*** Block opens ***

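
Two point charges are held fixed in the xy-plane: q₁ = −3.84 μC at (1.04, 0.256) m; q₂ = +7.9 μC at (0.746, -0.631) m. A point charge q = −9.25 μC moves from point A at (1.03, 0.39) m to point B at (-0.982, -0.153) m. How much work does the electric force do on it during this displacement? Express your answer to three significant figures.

The work done by the electric force is W_field = −ΔU = −q(V_B − V_A) = q(V_A − V_B).
At A: distances to the source charges are 0.134 m, 1.06 m; V_A = Σ kqᵢ/rᵢ = -1.90×10⁵ V.
At B: distances to the source charges are 2.06 m, 1.79 m; V_B = Σ kqᵢ/rᵢ = 2.29×10⁴ V.
ΔV = V_B − V_A = 2.13×10⁵ V.
W_field = −qΔV = −(-9.25×10⁻⁶ C)(2.13×10⁵ V) = 1.97 J.

1.97 J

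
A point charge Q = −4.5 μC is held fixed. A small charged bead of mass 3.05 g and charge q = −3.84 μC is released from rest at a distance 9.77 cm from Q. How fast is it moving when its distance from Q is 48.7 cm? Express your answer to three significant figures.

28.9 m/s

Only the electrostatic force acts, so mechanical energy is conserved: ½mv² = U₁ − U₂ = kQq(1/r₁ − 1/r₂).
U₁ − U₂ = (8.99×10⁹ N·m²/C²)(-4.50×10⁻⁶ C)(-3.84×10⁻⁶ C)(1/0.0977 − 1/0.487) = 1.27 J.
v = √(2·1.27/3.05×10⁻³) = 28.9 m/s.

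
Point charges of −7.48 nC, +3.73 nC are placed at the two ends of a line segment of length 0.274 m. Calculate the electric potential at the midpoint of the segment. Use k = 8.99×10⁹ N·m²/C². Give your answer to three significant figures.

-246 V

Electric potential is a scalar, so the contributions from each charge add algebraically: V = Σ kqᵢ/rᵢ.
Each charge is 0.137 m from the midpoint.
V = k[(-7.48×10⁻⁹)/(0.137) + (3.73×10⁻⁹)/(0.137)] = -246 V.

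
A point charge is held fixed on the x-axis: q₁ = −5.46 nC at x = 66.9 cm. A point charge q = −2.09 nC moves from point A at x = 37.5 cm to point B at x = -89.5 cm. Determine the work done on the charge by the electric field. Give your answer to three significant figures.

2.83×10⁻⁷ J

The work done by the electric force is W_field = −ΔU = −q(V_B − V_A) = q(V_A − V_B).
At A: distance to the source charge is 0.294 m; V_A = kq₁/r = -167 V.
At B: distance to the source charge is 1.56 m; V_B = kq₁/r = -31.4 V.
ΔV = V_B − V_A = 136 V.
W_field = −qΔV = −(-2.09×10⁻⁹ C)(136 V) = 2.83×10⁻⁷ J.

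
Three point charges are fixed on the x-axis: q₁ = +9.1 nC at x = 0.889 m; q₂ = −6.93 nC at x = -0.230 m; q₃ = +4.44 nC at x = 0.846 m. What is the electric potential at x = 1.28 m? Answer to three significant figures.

The total potential is the scalar sum of each charge's contribution, V = Σ kqᵢ/rᵢ.
Distances from the field point to each charge: r₁ = 0.391 m, r₂ = 1.51 m, r₃ = 0.434 m.
V = k[(9.10×10⁻⁹)/(0.391) + (-6.93×10⁻⁹)/(1.51) + (4.44×10⁻⁹)/(0.434)] = 260 V.

260 V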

*** Block closes ***

:: WORK INSTRUCTION ::
The material above must be returned word for word, complete.

:: TASK SOLUTION ::
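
Two point charges are held fixed in the xy-plane: q₁ = −3.84 μC at (1.04, 0.256) m; q₂ = +7.9 μC at (0.746, -0.631) m. A point charge q = −9.25 μC moves from point A at (1.03, 0.39) m to point B at (-0.982, -0.153) m. How much work does the electric force do on it during this displacement? Express your answer to three significant figures.

The work done by the electric force is W_field = −ΔU = −q(V_B − V_A) = q(V_A − V_B).
At A: distances to the source charges are 0.134 m, 1.06 m; V_A = Σ kqᵢ/rᵢ = -1.90×10⁵ V.
At B: distances to the source charges are 2.06 m, 1.79 m; V_B = Σ kqᵢ/rᵢ = 2.29×10⁴ V.
ΔV = V_B − V_A = 2.13×10⁵ V.
W_field = −qΔV = −(-9.25×10⁻⁶ C)(2.13×10⁵ V) = 1.97 J.

1.97 J

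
A point charge Q = −4.5 μC is held fixed. A small charged bead of mass 3.05 g and charge q = −3.84 μC is released from rest at a distance 9.77 cm from Q. How fast is it moving when its distance from Q is 48.7 cm? Express your answer to three significant figures.

28.9 m/s

Only the electrostatic force acts, so mechanical energy is conserved: ½mv² = U₁ − U₂ = kQq(1/r₁ − 1/r₂).
U₁ − U₂ = (8.99×10⁹ N·m²/C²)(-4.50×10⁻⁶ C)(-3.84×10⁻⁶ C)(1/0.0977 − 1/0.487) = 1.27 J.
v = √(2·1.27/3.05×10⁻³) = 28.9 m/s.

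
Point charges of −7.48 nC, +3.73 nC are placed at the two ends of a line segment of length 0.274 m. Calculate the electric potential at the midpoint of the segment. Use k = 8.99×10⁹ N·m²/C². Give your answer to three significant figures.

-246 V

Electric potential is a scalar, so the contributions from each charge add algebraically: V = Σ kqᵢ/rᵢ.
Each charge is 0.137 m from the midpoint.
V = k[(-7.48×10⁻⁹)/(0.137) + (3.73×10⁻⁹)/(0.137)] = -246 V.

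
A point charge is held fixed on the x-axis: q₁ = −5.46 nC at x = 66.9 cm. A point charge q = −2.09 nC moves from point A at x = 37.5 cm to point B at x = -89.5 cm. Determine the work done on the charge by the electric field. Give your answer to three significant figures.

2.83×10⁻⁷ J

The work done by the electric force is W_field = −ΔU = −q(V_B − V_A) = q(V_A − V_B).
At A: distance to the source charge is 0.294 m; V_A = kq₁/r = -167 V.
At B: distance to the source charge is 1.56 m; V_B = kq₁/r = -31.4 V.
ΔV = V_B − V_A = 136 V.
W_field = −qΔV = −(-2.09×10⁻⁹ C)(136 V) = 2.83×10⁻⁷ J.

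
Three point charges are fixed on the x-axis: q₁ = +9.1 nC at x = 0.889 m; q₂ = −6.93 nC at x = -0.230 m; q₃ = +4.44 nC at x = 0.846 m. What is the electric potential at x = 1.28 m? Answer to three significant figures.

The total potential is the scalar sum of each charge's contribution, V = Σ kqᵢ/rᵢ.
Distances from the field point to each charge: r₁ = 0.391 m, r₂ = 1.51 m, r₃ = 0.434 m.
V = k[(9.10×10⁻⁹)/(0.391) + (-6.93×10⁻⁹)/(1.51) + (4.44×10⁻⁹)/(0.434)] = 260 V.

260 V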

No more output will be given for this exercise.